Stored data entries |
#####
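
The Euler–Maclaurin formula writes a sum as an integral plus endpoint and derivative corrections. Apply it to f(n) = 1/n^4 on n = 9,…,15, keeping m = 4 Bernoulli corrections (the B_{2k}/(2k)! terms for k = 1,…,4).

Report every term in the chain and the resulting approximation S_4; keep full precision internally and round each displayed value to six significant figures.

S_4 ≈ 0.000449739

Integral: ∫_9^15 1/x^4 dx = 0.000358482.
Endpoint term: (f(9) + f(15))/2 = (0.000152416 + 1.97531e-05)/2 = 8.60844e-05.
So far: 0.000444566.
Order-1 term: 1/12 · (-5.26749e-06 − (-6.77404e-05)) = 5.20607e-06.
Running total after k=1: 0.000449772.
Order-2 term: −1/720 · (-7.02332e-07 − (-2.50890e-05)) = -3.38704e-08.
Running total after k=2: 0.000449739.
Order-3 term: 1/30240 · (-1.74803e-07 − (-1.73455e-05)) = 5.67814e-10.
Running total after k=3: 0.000449739.
Order-4 term: −1/1209600 · (-6.99210e-08 − (-1.92728e-05)) = -1.58754e-11.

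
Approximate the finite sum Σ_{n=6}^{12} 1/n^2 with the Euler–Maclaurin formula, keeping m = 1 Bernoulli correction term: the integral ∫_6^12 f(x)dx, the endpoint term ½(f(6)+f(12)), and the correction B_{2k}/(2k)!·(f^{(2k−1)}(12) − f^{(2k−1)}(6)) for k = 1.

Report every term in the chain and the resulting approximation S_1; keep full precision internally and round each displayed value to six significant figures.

S_1 ≈ 0.101370

Integral: ∫_6^12 1/x^2 dx = 0.0833333.
Endpoint term: (f(6) + f(12))/2 = (0.0277778 + 0.00694444)/2 = 0.0173611.
So far: 0.100694.
Order-1 term: 1/12 · (-0.00115741 − (-0.00925926)) = 0.000675154.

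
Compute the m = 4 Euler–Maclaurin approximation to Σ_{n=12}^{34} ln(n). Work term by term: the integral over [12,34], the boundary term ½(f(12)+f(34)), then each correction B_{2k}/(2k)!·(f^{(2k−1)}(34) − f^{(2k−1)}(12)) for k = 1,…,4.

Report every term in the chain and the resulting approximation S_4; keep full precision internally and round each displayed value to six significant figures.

S_4 ≈ 71.0785

∫_12^34 ln(x) dx evaluates to 68.0774.
½[f(12) + f(34)] = ½[2.48491 + 3.52636] = 3.00563.
Running total after boundary: 71.0830.
Order-1 term: 1/12 · (0.0294118 − 0.0833333) = -0.00449346.
Partial sum through k=1: 71.0785.
Order-2 term: −1/720 · (5.08854e-05 − 0.00115741) = 1.53684e-06.
Partial sum through k=2: 71.0785.
Order-3 term: 1/30240 · (5.28222e-07 − 9.64506e-05) = -3.17204e-09.
Partial sum through k=3: 71.0785.
Order-4 term: −1/1209600 · (1.37082e-08 − 2.00939e-05) = 1.66007e-11.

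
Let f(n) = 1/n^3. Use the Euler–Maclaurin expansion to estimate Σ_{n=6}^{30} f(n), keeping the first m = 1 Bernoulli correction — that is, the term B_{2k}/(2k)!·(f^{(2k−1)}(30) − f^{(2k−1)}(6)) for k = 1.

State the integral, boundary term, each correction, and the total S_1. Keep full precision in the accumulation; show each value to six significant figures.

Integral: ∫_6^30 1/x^3 dx = 0.0133333.
Boundary: ½(f(6) + f(30)) = ½(0.00462963 + 3.70370e-05) = 0.00233333.
Running total after boundary: 0.0156667.
Correction k=1: B_{2}/2! · (f^{(1)}(30) − f^{(1)}(6)) = 1/12 · (-3.70370e-06 − (-0.00231481)) = 0.000192593.

S_1 ≈ 0.0158593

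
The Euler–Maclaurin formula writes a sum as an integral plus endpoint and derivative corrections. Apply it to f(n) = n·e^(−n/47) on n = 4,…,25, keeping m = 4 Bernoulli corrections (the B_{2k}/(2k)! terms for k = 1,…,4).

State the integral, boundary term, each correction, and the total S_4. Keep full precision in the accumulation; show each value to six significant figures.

The integral term ∫_4^25 x·e^(−x/47) dx = 213.411.
Boundary: ½(f(4) + f(25)) = ½(3.67366 + 14.6870) = 9.18032.
Running total after boundary: 222.591.
Order-1 term: 1/12 · (0.274990 − 0.840252) = -0.0471051.
After k=1: 222.544.
Order-2 term: −1/720 · (0.000656382 − 0.00121190) = 7.71549e-07.
After k=2: 222.544.
Order-3 term: 1/30240 · (5.37926e-07 − 9.25042e-07) = -1.28015e-11.
After k=3: 222.544.
Order-4 term: −1/1209600 · (3.52518e-10 − 5.89165e-10) = 1.95641e-16.

S_4 ≈ 222.544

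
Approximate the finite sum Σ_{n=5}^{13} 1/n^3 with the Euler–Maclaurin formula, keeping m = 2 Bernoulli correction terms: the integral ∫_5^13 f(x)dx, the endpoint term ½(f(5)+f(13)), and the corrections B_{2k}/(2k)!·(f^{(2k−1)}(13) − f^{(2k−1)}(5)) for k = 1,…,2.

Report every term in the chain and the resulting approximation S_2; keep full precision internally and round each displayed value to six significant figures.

∫_5^13 1/x^3 dx evaluates to 0.0170414.
Endpoint term: (f(5) + f(13))/2 = (0.00800000 + 0.000455166)/2 = 0.00422758.
So far: 0.0212690.
k=1: B_{2}/(2)! × [f^{(1)}(13) − f^{(1)}(5)] = 1/12 × (-0.000105038 − (-0.00480000)) = 0.000391247.
Running total after k=1: 0.0216602.
k=2: B_{4}/(4)! × [f^{(3)}(13) − f^{(3)}(5)] = −1/720 × (-1.24306e-05 − (-0.00384000)) = -5.31607e-06.

S_2 ≈ 0.0216549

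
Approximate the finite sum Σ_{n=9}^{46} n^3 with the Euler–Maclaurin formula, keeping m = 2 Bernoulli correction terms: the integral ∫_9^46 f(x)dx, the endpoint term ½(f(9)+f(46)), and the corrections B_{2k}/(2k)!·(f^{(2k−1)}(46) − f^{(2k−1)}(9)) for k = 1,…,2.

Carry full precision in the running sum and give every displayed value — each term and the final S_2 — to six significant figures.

S_2 ≈ 1.16726e+06

Integral: ∫_9^46 x^3 dx = 1.11772e+06.
Endpoint term: (f(9) + f(46))/2 = (729.000 + 97336.0)/2 = 49032.5.
Running total after boundary: 1.16676e+06.
Order-1 term: 1/12 · (6348.00 − 243.000) = 508.750.
Running total after k=1: 1.16726e+06.
Order-2 term: −1/720 · (6.00000 − 6.00000) = 0.00000.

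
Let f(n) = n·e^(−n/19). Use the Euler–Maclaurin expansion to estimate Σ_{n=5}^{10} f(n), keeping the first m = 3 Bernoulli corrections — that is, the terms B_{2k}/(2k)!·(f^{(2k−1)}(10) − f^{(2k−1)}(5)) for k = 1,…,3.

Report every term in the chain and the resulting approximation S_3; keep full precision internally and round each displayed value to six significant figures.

S_3 ≈ 29.8241

∫_5^10 x·e^(−x/19) dx evaluates to 24.9725.
½[f(5) + f(10)] = ½[3.84310 + 5.90778] = 4.87544.
Integral + boundary = 29.8480.
k=1: B_{2}/(2)! × [f^{(1)}(10) − f^{(1)}(5)] = 1/12 × (0.279842 − 0.566352) = -0.0238758.
Running total after k=1: 29.8241.
k=2: B_{4}/(4)! × [f^{(3)}(10) − f^{(3)}(5)] = −1/720 × (0.00404819 − 0.00582713) = 2.47074e-06.
Running total after k=2: 29.8241.
k=3: B_{6}/(6)! × [f^{(5)}(10) − f^{(5)}(5)] = 1/30240 × (2.02803e-05 − 2.79374e-05) = -2.53211e-10.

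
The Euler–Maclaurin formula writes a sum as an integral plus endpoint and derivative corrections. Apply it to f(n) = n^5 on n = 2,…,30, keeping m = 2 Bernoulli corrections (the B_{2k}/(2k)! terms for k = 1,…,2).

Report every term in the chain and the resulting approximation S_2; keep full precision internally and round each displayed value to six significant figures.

The integral term ∫_2^30 x^5 dx = 1.21500e+08.
Boundary: ½(f(2) + f(30)) = ½(32.0000 + 2.43000e+07) = 1.21500e+07.
Running total after boundary: 1.33650e+08.
Order-1 term: 1/12 · (4.05000e+06 − 80.0000) = 337493.
Running total after k=1: 1.33987e+08.
Order-2 term: −1/720 · (54000.0 − 240.000) = -74.6667.

S_2 ≈ 1.33987e+08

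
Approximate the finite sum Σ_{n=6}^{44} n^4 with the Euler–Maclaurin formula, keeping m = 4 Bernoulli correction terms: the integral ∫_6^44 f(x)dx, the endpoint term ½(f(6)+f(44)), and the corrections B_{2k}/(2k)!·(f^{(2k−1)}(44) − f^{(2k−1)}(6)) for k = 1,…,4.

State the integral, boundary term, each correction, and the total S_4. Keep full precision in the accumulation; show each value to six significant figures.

S_4 ≈ 3.48847e+07

Integral: ∫_6^44 x^4 dx = 3.29817e+07.
Endpoint term: (f(6) + f(44))/2 = (1296.00 + 3.74810e+06)/2 = 1.87470e+06.
So far: 3.48564e+07.
Order-1 term: 1/12 · (340736 − 864.000) = 28322.7.
Running total after k=1: 3.48847e+07.
Order-2 term: −1/720 · (1056.00 − 144.000) = -1.26667.
Running total after k=2: 3.48847e+07.
Order-3 term: 1/30240 · (0.00000 − 0.00000) = 0.00000.
Running total after k=3: 3.48847e+07.
Order-4 term: −1/1209600 · (0.00000 − 0.00000) = 0.00000.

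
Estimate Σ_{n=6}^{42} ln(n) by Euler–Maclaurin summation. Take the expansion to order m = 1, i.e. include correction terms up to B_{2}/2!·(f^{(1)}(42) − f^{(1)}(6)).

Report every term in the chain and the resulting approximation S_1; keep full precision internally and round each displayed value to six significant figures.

∫_6^42 ln(x) dx evaluates to 110.232.
Endpoint term: (f(6) + f(42))/2 = (1.79176 + 3.73767)/2 = 2.76471.
So far: 112.996.
Order-1 term: 1/12 · (0.0238095 − 0.166667) = -0.0119048.

S_1 ≈ 112.984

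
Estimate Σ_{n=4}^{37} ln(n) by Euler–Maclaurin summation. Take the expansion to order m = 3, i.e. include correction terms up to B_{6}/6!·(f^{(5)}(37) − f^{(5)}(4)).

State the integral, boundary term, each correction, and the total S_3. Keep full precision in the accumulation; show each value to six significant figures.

∫_4^37 ln(x) dx evaluates to 95.0588.
Endpoint term: (f(4) + f(37))/2 = (1.38629 + 3.61092)/2 = 2.49861.
Running total after boundary: 97.5574.
k=1: B_{2}/(2)! × [f^{(1)}(37) − f^{(1)}(4)] = 1/12 × (0.0270270 − 0.250000) = -0.0185811.
Partial sum through k=1: 97.5388.
k=2: B_{4}/(4)! × [f^{(3)}(37) − f^{(3)}(4)] = −1/720 × (3.94843e-05 − 0.0312500) = 4.33479e-05.
Partial sum through k=2: 97.5389.
k=3: B_{6}/(6)! × [f^{(5)}(37) − f^{(5)}(4)] = 1/30240 × (3.46101e-07 − 0.0234375) = -7.75038e-07.

S_3 ≈ 97.5389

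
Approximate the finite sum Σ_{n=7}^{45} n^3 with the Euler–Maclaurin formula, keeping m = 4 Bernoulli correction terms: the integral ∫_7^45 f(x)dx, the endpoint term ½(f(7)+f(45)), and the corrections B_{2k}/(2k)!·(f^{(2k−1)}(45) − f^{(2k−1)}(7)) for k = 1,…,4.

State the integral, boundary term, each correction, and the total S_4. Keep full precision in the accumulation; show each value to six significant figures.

Integral: ∫_7^45 x^3 dx = 1.02456e+06.
Endpoint term: (f(7) + f(45))/2 = (343.000 + 91125.0)/2 = 45734.0.
So far: 1.07029e+06.
Correction k=1: B_{2}/2! · (f^{(1)}(45) − f^{(1)}(7)) = 1/12 · (6075.00 − 147.000) = 494.000.
Partial sum through k=1: 1.07078e+06.
Correction k=2: B_{4}/4! · (f^{(3)}(45) − f^{(3)}(7)) = −1/720 · (6.00000 − 6.00000) = 0.00000.
Partial sum through k=2: 1.07078e+06.
Correction k=3: B_{6}/6! · (f^{(5)}(45) − f^{(5)}(7)) = 1/30240 · (0.00000 − 0.00000) = 0.00000.
Partial sum through k=3: 1.07078e+06.
Correction k=4: B_{8}/8! · (f^{(7)}(45) − f^{(7)}(7)) = −1/1209600 · (0.00000 − 0.00000) = 0.00000.

S_4 ≈ 1.07078e+06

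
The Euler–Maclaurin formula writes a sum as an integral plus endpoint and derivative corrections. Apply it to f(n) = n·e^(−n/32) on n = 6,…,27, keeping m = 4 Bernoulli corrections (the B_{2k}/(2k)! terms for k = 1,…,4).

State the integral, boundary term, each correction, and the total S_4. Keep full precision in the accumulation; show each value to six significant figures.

S_4 ≈ 204.324

∫_6^27 x·e^(−x/32) dx evaluates to 196.081.
½[f(6) + f(27)] = ½[4.97417 + 11.6126] = 8.29337.
Integral + boundary = 204.374.
Correction k=1: B_{2}/2! · (f^{(1)}(27) − f^{(1)}(6)) = 1/12 · (0.0672023 − 0.673586) = -0.0505320.
Partial sum through k=1: 204.324.
Correction k=2: B_{4}/4! · (f^{(3)}(27) − f^{(3)}(6)) = −1/720 · (0.000905656 − 0.00227700) = 1.90464e-06.
Partial sum through k=2: 204.324.
Correction k=3: B_{6}/6! · (f^{(5)}(27) − f^{(5)}(6)) = 1/30240 · (1.70477e-06 − 3.80488e-06) = -6.94480e-11.
Partial sum through k=3: 204.324.
Correction k=4: B_{8}/8! · (f^{(7)}(27) − f^{(7)}(6)) = −1/1209600 · (2.46593e-09 − 5.25989e-09) = 2.30982e-15.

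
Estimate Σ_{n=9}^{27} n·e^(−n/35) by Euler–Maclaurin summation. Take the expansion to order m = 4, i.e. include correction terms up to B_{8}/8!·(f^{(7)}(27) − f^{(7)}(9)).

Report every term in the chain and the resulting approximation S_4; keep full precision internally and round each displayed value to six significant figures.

∫_9^27 x·e^(−x/35) dx evaluates to 187.513.
Endpoint term: (f(9) + f(27))/2 = (6.95932 + 12.4835)/2 = 9.72141.
So far: 197.234.
Order-1 term: 1/12 · (0.105680 − 0.574420) = -0.0390616.
Partial sum through k=1: 197.195.
Order-2 term: −1/720 · (0.000841130 − 0.00173138) = 1.23645e-06.
Partial sum through k=2: 197.195.
Order-3 term: 1/30240 · (1.30285e-06 − 2.44395e-06) = -3.77348e-11.
Partial sum through k=3: 197.195.
Order-4 term: −1/1209600 · (1.56658e-09 − 2.83635e-09) = 1.04974e-15.

S_4 ≈ 197.195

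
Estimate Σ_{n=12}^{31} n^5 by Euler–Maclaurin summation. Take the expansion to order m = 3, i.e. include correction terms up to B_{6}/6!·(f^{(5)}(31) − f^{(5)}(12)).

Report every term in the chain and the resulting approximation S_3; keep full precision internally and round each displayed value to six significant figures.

Integral: ∫_12^31 x^5 dx = 1.47420e+08.
Endpoint term: (f(12) + f(31))/2 = (248832 + 2.86292e+07)/2 = 1.44390e+07.
Integral + boundary = 1.61859e+08.
k=1: B_{2}/(2)! × [f^{(1)}(31) − f^{(1)}(12)] = 1/12 × (4.61760e+06 − 103680) = 376160.
Running total after k=1: 1.62235e+08.
k=2: B_{4}/(4)! × [f^{(3)}(31) − f^{(3)}(12)] = −1/720 × (57660.0 − 8640.00) = -68.0833.
Running total after k=2: 1.62235e+08.
k=3: B_{6}/(6)! × [f^{(5)}(31) − f^{(5)}(12)] = 1/30240 × (120.000 − 120.000) = 0.00000.

S_3 ≈ 1.62235e+08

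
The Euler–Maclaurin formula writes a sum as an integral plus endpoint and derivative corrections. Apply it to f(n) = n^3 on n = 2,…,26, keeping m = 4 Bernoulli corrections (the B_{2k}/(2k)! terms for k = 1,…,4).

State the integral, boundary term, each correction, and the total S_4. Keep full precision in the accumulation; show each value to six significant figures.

∫_2^26 x^3 dx evaluates to 114240.
Boundary: ½(f(2) + f(26)) = ½(8.00000 + 17576.0) = 8792.00.
So far: 123032.
Correction k=1: B_{2}/2! · (f^{(1)}(26) − f^{(1)}(2)) = 1/12 · (2028.00 − 12.0000) = 168.000.
Running total after k=1: 123200.
Correction k=2: B_{4}/4! · (f^{(3)}(26) − f^{(3)}(2)) = −1/720 · (6.00000 − 6.00000) = 0.00000.
Running total after k=2: 123200.
Correction k=3: B_{6}/6! · (f^{(5)}(26) − f^{(5)}(2)) = 1/30240 · (0.00000 − 0.00000) = 0.00000.
Running total after k=3: 123200.
Correction k=4: B_{8}/8! · (f^{(7)}(26) − f^{(7)}(2)) = −1/1209600 · (0.00000 − 0.00000) = 0.00000.

S_4 ≈ 123200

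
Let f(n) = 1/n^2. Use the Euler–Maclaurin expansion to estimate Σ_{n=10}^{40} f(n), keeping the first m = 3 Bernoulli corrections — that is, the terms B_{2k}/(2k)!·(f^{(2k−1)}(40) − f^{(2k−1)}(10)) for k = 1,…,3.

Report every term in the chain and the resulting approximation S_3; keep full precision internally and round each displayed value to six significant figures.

S_3 ≈ 0.0804762

∫_10^40 1/x^2 dx evaluates to 0.0750000.
½[f(10) + f(40)] = ½[0.0100000 + 0.000625000] = 0.00531250.
So far: 0.0803125.
Correction k=1: B_{2}/2! · (f^{(1)}(40) − f^{(1)}(10)) = 1/12 · (-3.12500e-05 − (-0.00200000)) = 0.000164063.
Partial sum through k=1: 0.0804766.
Correction k=2: B_{4}/4! · (f^{(3)}(40) − f^{(3)}(10)) = −1/720 · (-2.34375e-07 − (-0.000240000)) = -3.33008e-07.
Partial sum through k=2: 0.0804762.
Correction k=3: B_{6}/6! · (f^{(5)}(40) − f^{(5)}(10)) = 1/30240 · (-4.39453e-09 − (-7.20000e-05)) = 2.38081e-09.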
#####
EXERCISE DIRECTIONS |
Pick from the records each line that contains the word "Take" and show it.

ANSWER TO THE EXERCISE |
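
Estimate Σ_{n=6}^{42} ln(n) by Euler–Maclaurin summation. Take the expansion to order m = 1, i.e. include correction terms up to B_{2}/2!·(f^{(1)}(42) − f^{(1)}(6)).
Estimate Σ_{n=4}^{37} ln(n) by Euler–Maclaurin summation. Take the expansion to order m = 3, i.e. include correction terms up to B_{6}/6!·(f^{(5)}(37) − f^{(5)}(4)).
Estimate Σ_{n=9}^{27} n·e^(−n/35) by Euler–Maclaurin summation. Take the expansion to order m = 4, i.e. include correction terms up to B_{8}/8!·(f^{(7)}(27) − f^{(7)}(9)).
Estimate Σ_{n=12}^{31} n^5 by Euler–Maclaurin summation. Take the expansion to order m = 3, i.e. include correction terms up to B_{6}/6!·(f^{(5)}(31) − f^{(5)}(12)).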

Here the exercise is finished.